• [Task brief]: Where the records below show the word "integers" in a line, please copy that line.

++++++

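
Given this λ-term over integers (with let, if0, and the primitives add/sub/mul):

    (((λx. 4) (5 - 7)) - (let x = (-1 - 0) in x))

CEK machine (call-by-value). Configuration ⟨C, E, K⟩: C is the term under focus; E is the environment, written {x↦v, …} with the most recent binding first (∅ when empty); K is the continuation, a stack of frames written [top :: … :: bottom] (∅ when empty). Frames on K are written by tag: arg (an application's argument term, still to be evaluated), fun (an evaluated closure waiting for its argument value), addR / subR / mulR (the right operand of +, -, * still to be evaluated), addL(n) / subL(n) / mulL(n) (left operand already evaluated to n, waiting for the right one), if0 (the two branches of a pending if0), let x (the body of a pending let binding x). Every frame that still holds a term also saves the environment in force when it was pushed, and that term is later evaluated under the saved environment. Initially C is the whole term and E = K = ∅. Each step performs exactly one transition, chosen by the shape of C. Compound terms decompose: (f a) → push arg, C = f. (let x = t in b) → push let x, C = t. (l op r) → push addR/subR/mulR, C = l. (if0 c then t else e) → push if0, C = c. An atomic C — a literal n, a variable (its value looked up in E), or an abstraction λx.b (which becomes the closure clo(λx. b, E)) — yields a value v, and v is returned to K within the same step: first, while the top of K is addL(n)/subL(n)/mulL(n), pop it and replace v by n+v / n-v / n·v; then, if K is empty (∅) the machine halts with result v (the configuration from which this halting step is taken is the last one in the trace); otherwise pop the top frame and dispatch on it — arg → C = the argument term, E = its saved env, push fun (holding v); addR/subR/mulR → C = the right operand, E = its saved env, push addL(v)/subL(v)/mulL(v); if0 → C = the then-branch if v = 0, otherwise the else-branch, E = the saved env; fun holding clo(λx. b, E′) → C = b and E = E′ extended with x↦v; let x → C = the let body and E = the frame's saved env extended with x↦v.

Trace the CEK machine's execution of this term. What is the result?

Answer: 5

Execution trace:
0. [C=(((λx. 4) (5 - 7)) - (let x = (-1 - 0) in x)) | E=∅ | K=∅]
1. [C=((λx. 4) (5 - 7)) | E=∅ | K=[subR]]
2. [C=(λx. 4) | E=∅ | K=[arg :: subR]]
3. [C=(5 - 7) | E=∅ | K=[fun :: subR]]
4. [C=5 | E=∅ | K=[subR :: fun :: subR]]
5. [C=7 | E=∅ | K=[subL(5) :: fun :: subR]]
6. [C=4 | E={x↦-2} | K=[subR]]
7. [C=(let x = (-1 - 0) in x) | E=∅ | K=[subL(4)]]
8. [C=(-1 - 0) | E=∅ | K=[let x :: subL(4)]]
9. [C=-1 | E=∅ | K=[subR :: let x :: subL(4)]]
10. [C=0 | E=∅ | K=[subL(-1) :: let x :: subL(4)]]
11. [C=x | E={x↦-1} | K=[subL(4)]]
→ final value 5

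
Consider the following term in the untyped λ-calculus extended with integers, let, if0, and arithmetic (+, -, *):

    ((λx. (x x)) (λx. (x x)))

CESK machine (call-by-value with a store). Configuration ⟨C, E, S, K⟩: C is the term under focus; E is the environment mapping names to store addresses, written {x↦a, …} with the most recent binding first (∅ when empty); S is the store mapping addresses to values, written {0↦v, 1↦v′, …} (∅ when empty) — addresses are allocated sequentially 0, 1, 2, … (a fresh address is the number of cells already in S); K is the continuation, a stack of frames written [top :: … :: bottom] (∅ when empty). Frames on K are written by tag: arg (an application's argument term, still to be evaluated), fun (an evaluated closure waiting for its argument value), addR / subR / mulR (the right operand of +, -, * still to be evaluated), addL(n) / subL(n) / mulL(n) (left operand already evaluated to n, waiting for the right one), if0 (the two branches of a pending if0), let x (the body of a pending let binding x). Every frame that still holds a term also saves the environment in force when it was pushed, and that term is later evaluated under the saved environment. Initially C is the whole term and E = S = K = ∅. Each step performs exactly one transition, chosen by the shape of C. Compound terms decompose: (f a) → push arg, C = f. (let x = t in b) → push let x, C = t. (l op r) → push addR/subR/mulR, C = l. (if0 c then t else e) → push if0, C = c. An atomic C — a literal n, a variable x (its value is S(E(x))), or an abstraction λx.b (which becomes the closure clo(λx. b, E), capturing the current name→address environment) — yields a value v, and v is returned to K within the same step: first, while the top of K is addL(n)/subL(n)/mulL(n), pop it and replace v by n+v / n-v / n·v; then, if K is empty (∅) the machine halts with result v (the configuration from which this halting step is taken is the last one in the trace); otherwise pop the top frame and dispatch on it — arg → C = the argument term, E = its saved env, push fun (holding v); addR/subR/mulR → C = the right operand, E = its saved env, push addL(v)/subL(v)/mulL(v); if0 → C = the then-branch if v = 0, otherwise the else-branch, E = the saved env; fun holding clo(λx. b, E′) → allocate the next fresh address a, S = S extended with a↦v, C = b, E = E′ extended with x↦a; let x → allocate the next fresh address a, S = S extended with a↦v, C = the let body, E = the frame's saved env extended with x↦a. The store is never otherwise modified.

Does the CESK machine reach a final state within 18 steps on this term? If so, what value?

step 0: ⟨C=((λx. (x x)) (λx. (x x))); E=∅; S=∅; K=∅⟩
step 1: ⟨C=(λx. (x x)); E=∅; S=∅; K=[arg]⟩
step 2: ⟨C=(λx. (x x)); E=∅; S=∅; K=[fun]⟩
step 3: ⟨C=(x x); E={x↦0}; S={0↦clo(λx. (x x), ∅)}; K=∅⟩
step 4: ⟨C=x; E={x↦0}; S={0↦clo(λx. (x x), ∅)}; K=[arg]⟩
step 5: ⟨C=x; E={x↦0}; S={0↦clo(λx. (x x), ∅)}; K=[fun]⟩
step 6: ⟨C=(x x); E={x↦1}; S={0↦clo(λx. (x x), ∅), 1↦clo(λx. (x x), ∅)}; K=∅⟩
step 7: ⟨C=x; E={x↦1}; S={0↦clo(λx. (x x), ∅), 1↦clo(λx. (x x), ∅)}; K=[arg]⟩
step 8: ⟨C=x; E={x↦1}; S={0↦clo(λx. (x x), ∅), 1↦clo(λx. (x x), ∅)}; K=[fun]⟩
step 9: ⟨C=(x x); E={x↦2}; S={0↦clo(λx. (x x), ∅), 1↦clo(λx. (x x), ∅), 2↦clo(λx. (x x), ∅)}; K=∅⟩
step 10: ⟨C=x; E={x↦2}; S={0↦clo(λx. (x x), ∅), 1↦clo(λx. (x x), ∅), 2↦clo(λx. (x x), ∅)}; K=[arg]⟩
step 11: ⟨C=x; E={x↦2}; S={0↦clo(λx. (x x), ∅), 1↦clo(λx. (x x), ∅), 2↦clo(λx. (x x), ∅)}; K=[fun]⟩
step 12: ⟨C=(x x); E={x↦3}; S={0↦clo(λx. (x x), ∅), 1↦clo(λx. (x x), ∅), 2↦clo(λx. (x x), ∅), 3↦clo(λx. (x x), ∅)}; K=∅⟩
step 13: ⟨C=x; E={x↦3}; S={0↦clo(λx. (x x), ∅), 1↦clo(λx. (x x), ∅), 2↦clo(λx. (x x), ∅), 3↦clo(λx. (x x), ∅)}; K=[arg]⟩
step 14: ⟨C=x; E={x↦3}; S={0↦clo(λx. (x x), ∅), 1↦clo(λx. (x x), ∅), 2↦clo(λx. (x x), ∅), 3↦clo(λx. (x x), ∅)}; K=[fun]⟩
step 15: ⟨C=(x x); E={x↦4}; S={0↦clo(λx. (x x), ∅), 1↦clo(λx. (x x), ∅), 2↦clo(λx. (x x), ∅), 3↦clo(λx. (x x), ∅), 4↦clo(λx. (x x), ∅)}; K=∅⟩
step 16: ⟨C=x; E={x↦4}; S={0↦clo(λx. (x x), ∅), 1↦clo(λx. (x x), ∅), 2↦clo(λx. (x x), ∅), 3↦clo(λx. (x x), ∅), 4↦clo(λx. (x x), ∅)}; K=[arg]⟩
step 17: ⟨C=x; E={x↦4}; S={0↦clo(λx. (x x), ∅), 1↦clo(λx. (x x), ∅), 2↦clo(λx. (x x), ∅), 3↦clo(λx. (x x), ∅), 4↦clo(λx. (x x), ∅)}; K=[fun]⟩
step 18: ⟨C=(x x); E={x↦5}; S={0↦clo(λx. (x x), ∅), 1↦clo(λx. (x x), ∅), 2↦clo(λx. (x x), ∅), 3↦clo(λx. (x x), ∅), 4↦clo(λx. (x x), ∅), 5↦clo(λx. (x x), ∅)}; K=∅⟩
→ 18 transitions taken and the configuration is still not final: no result within 18 steps

Answer: DIVERGES (no final state within 18 steps)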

++++++

• [Task result]:
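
Given this λ-term over integers (with let, if0, and the primitives add/sub/mul):
Consider the following term in the untyped λ-calculus extended with integers, let, if0, and arithmetic (+, -, *):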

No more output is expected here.